[RECORDS FOR THIS TASK Boundary: Start]
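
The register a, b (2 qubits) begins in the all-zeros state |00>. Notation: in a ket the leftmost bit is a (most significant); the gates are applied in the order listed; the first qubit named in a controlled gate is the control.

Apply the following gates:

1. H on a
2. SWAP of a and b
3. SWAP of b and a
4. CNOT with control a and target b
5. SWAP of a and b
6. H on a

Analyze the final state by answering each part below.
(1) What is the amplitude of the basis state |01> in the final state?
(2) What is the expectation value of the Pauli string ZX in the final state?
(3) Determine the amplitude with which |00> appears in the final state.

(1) The amplitude on |01> is 1/2.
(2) In the final state, ZX has expectation 1.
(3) The amplitude on |00> is 1/2.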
[RECORDS FOR THIS TASK Boundary: End]
EXERCISE DESCRIPTION:
Look through the data above and return each line where the string "with" occurs.

REPLY TO THE EXERCISE:
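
4. CNOT with control a and target b
(3) Determine the amplitude with which |00> appears in the final state.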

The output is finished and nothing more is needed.